====== Input for this task ======

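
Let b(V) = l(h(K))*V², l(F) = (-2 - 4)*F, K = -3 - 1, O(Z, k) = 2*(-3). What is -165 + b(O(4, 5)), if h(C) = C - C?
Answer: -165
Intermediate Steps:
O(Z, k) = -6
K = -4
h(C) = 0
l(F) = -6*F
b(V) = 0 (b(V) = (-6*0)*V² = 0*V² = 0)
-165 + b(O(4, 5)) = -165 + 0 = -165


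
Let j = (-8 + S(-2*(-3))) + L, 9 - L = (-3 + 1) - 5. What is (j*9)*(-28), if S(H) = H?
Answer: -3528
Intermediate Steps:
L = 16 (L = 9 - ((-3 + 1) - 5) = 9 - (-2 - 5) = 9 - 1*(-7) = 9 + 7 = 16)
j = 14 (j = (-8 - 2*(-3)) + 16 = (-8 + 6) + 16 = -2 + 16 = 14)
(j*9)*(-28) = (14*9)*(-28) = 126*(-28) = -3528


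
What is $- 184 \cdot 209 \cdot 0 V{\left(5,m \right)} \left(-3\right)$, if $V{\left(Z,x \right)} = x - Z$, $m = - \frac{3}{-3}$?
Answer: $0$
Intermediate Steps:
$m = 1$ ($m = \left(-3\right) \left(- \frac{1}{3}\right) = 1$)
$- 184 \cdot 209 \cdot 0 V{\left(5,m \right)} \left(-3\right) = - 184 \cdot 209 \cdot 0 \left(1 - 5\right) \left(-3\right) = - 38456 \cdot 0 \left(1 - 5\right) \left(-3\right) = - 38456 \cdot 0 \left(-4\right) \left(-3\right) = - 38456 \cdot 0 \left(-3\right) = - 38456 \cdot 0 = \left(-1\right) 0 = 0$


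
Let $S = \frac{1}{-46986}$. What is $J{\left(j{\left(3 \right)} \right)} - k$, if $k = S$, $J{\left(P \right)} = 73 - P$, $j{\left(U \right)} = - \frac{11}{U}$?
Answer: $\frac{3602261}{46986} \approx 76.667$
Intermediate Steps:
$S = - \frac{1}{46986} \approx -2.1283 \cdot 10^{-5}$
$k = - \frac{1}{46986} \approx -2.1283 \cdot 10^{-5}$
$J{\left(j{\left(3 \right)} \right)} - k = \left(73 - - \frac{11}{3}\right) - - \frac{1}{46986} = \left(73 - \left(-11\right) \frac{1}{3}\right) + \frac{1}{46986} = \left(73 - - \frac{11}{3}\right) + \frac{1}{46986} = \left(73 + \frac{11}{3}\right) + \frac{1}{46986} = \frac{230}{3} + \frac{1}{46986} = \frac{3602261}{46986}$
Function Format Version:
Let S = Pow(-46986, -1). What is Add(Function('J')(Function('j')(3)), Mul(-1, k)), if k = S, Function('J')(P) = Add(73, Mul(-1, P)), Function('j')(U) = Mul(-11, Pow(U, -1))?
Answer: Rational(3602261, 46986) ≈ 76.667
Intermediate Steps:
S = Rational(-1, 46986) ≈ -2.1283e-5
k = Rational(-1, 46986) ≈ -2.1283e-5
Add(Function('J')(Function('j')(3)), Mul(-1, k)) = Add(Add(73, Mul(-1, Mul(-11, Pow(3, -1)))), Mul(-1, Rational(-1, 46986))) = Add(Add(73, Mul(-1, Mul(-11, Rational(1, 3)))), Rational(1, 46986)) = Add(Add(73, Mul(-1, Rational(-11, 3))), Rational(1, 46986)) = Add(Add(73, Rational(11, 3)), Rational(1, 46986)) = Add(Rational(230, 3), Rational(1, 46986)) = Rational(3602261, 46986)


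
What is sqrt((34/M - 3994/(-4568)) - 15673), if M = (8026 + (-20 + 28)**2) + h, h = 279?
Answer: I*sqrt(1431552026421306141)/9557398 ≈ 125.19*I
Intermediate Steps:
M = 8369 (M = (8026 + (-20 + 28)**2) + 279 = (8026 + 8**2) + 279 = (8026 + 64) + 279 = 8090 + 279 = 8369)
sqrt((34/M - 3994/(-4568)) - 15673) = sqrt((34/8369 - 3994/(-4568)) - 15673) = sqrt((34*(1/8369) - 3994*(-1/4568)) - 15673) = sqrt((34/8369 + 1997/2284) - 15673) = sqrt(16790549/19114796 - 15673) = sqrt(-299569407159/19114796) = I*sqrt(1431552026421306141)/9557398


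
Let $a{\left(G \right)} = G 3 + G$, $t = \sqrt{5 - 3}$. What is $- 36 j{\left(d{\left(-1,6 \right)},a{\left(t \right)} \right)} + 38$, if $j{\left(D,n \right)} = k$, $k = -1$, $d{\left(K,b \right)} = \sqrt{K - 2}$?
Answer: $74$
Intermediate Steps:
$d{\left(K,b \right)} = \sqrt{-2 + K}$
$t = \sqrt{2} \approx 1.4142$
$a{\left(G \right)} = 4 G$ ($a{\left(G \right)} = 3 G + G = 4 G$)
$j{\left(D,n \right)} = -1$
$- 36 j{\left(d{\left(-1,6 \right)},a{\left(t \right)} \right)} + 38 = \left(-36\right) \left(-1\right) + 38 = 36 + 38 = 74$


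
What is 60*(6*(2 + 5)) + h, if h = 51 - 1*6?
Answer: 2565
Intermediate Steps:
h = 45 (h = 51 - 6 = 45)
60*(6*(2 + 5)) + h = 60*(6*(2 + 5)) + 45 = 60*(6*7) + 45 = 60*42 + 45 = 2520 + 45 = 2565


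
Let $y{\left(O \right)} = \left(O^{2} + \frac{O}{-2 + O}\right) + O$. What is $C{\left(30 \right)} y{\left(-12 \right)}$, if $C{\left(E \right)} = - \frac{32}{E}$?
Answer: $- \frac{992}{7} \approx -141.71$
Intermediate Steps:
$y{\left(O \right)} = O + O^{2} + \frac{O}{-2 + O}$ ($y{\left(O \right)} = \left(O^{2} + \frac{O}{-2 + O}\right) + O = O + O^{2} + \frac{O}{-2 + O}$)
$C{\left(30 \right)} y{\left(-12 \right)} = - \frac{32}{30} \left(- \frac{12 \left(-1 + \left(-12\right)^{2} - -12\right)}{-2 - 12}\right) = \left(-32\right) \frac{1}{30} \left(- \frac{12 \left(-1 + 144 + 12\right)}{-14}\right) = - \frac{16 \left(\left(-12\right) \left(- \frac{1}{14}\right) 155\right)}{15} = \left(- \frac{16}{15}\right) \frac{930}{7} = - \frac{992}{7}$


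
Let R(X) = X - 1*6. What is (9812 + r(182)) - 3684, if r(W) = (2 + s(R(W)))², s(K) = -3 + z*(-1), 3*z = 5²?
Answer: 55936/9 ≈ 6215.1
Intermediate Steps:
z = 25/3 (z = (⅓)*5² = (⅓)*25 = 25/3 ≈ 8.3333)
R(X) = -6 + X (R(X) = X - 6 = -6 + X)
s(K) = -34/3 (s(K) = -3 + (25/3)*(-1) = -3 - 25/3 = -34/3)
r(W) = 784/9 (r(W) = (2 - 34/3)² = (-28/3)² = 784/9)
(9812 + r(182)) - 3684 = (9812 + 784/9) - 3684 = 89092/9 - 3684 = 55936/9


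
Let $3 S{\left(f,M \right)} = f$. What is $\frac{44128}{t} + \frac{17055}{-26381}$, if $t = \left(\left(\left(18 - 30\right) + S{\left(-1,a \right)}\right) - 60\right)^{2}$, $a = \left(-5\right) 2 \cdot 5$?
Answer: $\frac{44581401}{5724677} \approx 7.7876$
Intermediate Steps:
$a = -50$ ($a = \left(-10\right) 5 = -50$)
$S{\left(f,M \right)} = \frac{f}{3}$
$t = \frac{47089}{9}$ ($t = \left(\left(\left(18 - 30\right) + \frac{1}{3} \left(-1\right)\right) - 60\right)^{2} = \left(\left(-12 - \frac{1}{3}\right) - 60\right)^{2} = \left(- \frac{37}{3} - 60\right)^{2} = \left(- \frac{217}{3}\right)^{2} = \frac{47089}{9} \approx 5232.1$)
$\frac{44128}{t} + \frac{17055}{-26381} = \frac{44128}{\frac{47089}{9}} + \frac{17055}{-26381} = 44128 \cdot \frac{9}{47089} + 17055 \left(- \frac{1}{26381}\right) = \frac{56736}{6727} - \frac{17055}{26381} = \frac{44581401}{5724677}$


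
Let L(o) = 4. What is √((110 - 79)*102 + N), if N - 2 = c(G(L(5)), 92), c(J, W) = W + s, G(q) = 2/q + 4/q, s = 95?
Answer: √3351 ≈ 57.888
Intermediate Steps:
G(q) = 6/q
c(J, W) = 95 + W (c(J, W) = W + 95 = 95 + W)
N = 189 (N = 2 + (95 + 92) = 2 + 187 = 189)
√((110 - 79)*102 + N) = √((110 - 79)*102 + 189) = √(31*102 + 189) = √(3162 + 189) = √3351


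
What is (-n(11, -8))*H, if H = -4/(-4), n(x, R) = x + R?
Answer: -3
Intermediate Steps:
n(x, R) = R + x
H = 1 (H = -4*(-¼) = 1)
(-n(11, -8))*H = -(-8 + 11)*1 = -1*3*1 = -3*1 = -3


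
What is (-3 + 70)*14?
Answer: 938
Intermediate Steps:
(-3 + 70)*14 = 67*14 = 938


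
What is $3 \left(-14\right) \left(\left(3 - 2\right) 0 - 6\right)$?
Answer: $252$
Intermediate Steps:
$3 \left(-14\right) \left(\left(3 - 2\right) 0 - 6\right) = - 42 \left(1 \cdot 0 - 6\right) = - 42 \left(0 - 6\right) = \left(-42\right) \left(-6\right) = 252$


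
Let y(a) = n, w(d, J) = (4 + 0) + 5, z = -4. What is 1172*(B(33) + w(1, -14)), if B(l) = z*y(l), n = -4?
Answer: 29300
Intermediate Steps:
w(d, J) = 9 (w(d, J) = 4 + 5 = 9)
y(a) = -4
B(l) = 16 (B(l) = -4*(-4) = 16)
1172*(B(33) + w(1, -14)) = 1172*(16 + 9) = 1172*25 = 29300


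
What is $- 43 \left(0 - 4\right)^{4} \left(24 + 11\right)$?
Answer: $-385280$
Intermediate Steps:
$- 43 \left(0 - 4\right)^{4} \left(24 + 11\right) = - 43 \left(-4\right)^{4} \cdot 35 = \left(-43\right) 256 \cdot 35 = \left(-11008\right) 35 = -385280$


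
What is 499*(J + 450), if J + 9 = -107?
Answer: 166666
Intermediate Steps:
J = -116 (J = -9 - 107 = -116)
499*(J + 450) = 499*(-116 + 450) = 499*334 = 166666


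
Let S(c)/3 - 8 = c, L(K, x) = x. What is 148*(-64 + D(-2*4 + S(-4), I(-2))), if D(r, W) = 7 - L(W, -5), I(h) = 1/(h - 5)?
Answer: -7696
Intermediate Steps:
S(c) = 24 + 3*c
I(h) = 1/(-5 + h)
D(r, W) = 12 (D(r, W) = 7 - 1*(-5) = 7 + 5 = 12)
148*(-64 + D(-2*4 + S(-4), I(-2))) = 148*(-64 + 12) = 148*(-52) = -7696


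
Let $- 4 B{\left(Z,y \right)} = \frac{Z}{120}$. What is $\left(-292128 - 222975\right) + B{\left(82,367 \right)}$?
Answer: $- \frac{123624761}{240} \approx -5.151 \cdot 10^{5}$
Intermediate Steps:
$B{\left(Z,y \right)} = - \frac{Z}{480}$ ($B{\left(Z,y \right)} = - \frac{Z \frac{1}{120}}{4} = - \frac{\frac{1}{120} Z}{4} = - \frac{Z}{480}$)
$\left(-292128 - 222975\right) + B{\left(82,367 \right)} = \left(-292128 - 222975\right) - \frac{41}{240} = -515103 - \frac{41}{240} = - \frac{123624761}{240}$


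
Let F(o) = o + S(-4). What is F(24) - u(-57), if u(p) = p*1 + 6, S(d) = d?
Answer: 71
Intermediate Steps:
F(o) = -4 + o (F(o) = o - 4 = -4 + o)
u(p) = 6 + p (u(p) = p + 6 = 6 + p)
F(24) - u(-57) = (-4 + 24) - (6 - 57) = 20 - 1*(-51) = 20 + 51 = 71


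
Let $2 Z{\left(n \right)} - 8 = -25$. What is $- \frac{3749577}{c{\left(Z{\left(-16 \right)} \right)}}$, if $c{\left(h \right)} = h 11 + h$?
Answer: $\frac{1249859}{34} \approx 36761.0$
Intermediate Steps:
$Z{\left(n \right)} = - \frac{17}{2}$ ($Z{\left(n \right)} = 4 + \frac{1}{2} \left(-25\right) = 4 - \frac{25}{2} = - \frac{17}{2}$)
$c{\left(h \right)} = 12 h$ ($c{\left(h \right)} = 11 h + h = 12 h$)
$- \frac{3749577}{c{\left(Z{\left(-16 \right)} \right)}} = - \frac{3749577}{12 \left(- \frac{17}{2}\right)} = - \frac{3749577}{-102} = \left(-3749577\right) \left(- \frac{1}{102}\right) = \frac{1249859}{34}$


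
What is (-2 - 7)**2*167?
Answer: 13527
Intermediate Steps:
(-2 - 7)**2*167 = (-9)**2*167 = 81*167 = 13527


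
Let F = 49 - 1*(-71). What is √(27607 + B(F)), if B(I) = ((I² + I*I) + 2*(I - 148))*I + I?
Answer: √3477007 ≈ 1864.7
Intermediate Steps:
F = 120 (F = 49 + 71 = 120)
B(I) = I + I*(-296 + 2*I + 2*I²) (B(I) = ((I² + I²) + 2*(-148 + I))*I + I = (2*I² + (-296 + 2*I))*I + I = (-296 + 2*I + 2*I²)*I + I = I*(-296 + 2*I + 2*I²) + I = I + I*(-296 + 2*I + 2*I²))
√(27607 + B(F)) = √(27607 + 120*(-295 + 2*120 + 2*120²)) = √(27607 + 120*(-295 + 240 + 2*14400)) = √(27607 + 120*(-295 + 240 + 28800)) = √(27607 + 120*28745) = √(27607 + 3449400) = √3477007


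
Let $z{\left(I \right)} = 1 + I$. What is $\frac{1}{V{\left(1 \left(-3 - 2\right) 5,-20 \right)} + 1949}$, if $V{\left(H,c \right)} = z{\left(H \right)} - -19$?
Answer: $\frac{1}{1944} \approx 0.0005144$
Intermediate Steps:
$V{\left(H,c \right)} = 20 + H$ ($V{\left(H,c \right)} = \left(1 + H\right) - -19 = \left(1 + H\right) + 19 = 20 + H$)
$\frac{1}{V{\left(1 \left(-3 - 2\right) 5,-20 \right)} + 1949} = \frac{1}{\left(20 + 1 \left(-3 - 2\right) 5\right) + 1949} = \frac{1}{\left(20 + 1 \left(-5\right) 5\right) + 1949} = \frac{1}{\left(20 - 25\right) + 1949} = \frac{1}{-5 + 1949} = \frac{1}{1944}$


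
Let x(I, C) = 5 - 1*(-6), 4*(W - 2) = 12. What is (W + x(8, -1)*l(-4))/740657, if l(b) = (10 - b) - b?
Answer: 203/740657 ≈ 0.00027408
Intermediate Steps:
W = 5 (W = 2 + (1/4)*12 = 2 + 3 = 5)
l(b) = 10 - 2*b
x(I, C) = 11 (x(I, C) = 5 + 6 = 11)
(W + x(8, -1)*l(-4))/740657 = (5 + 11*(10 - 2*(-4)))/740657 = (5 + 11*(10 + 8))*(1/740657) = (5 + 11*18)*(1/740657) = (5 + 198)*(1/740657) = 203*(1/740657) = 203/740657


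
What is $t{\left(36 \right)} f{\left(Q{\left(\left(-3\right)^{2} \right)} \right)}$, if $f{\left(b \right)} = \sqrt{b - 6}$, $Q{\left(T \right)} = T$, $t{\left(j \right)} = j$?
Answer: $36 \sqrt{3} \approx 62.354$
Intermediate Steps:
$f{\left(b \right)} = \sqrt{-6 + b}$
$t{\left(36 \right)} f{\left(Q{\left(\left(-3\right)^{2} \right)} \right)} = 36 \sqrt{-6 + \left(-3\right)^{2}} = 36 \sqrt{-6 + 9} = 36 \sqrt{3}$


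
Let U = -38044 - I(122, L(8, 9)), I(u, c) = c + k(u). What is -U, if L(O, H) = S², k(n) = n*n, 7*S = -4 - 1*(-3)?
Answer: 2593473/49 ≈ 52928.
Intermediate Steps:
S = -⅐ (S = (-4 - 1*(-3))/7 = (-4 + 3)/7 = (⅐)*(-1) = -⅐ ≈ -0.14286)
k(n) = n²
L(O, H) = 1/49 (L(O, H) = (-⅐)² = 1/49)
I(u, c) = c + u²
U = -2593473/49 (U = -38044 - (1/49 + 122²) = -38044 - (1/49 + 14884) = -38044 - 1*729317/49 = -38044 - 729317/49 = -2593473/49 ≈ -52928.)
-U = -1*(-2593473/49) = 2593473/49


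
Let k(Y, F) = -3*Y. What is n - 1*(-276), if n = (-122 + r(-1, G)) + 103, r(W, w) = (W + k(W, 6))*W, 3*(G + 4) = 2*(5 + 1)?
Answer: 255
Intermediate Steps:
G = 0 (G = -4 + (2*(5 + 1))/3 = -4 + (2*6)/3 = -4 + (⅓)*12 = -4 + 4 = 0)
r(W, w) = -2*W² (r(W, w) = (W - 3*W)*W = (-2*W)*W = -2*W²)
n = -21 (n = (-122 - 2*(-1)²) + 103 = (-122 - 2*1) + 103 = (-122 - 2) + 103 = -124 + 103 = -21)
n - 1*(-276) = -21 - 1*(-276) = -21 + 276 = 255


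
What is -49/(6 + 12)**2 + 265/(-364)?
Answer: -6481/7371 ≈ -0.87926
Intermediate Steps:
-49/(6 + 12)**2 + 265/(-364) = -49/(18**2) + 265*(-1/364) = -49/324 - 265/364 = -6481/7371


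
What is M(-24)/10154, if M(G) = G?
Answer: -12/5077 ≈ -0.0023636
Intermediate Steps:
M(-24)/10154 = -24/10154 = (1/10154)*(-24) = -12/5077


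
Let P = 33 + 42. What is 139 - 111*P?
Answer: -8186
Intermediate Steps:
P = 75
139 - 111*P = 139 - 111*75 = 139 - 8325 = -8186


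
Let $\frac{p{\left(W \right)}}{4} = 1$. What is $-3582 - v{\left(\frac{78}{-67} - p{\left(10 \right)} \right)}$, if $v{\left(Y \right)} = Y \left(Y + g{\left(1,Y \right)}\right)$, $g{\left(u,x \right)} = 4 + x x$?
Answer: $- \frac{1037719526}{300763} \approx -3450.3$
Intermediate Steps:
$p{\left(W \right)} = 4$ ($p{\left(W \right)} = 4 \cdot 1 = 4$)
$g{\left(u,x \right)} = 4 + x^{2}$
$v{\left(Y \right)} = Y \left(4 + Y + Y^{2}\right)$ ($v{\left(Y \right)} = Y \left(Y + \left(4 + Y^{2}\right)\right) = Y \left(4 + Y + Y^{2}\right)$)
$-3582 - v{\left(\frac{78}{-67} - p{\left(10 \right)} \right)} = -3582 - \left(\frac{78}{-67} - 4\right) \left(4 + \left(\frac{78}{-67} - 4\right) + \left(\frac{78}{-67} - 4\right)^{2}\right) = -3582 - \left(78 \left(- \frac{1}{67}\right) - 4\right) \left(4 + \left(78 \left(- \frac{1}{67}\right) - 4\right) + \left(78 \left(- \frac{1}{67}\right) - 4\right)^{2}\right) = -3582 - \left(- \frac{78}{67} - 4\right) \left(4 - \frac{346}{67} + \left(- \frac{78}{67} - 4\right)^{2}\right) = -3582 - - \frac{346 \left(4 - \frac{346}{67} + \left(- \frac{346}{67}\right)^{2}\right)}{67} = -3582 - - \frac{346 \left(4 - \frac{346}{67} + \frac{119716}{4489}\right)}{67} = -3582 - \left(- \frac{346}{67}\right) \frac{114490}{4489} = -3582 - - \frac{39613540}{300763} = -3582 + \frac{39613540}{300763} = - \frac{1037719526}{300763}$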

======

▸ Exercise goal:
All lines from the first line of the listing above through the line containing "Answer: -3528" are to be retyped exactly. Leave out any other line.

▸ Solution to this task:
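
Let b(V) = l(h(K))*V², l(F) = (-2 - 4)*F, K = -3 - 1, O(Z, k) = 2*(-3). What is -165 + b(O(4, 5)), if h(C) = C - C?
Answer: -165
Intermediate Steps:
O(Z, k) = -6
K = -4
h(C) = 0
l(F) = -6*F
b(V) = 0 (b(V) = (-6*0)*V² = 0*V² = 0)
-165 + b(O(4, 5)) = -165 + 0 = -165


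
Let j = (-8 + S(-2*(-3))) + L, 9 - L = (-3 + 1) - 5. What is (j*9)*(-28), if S(H) = H?
Answer: -3528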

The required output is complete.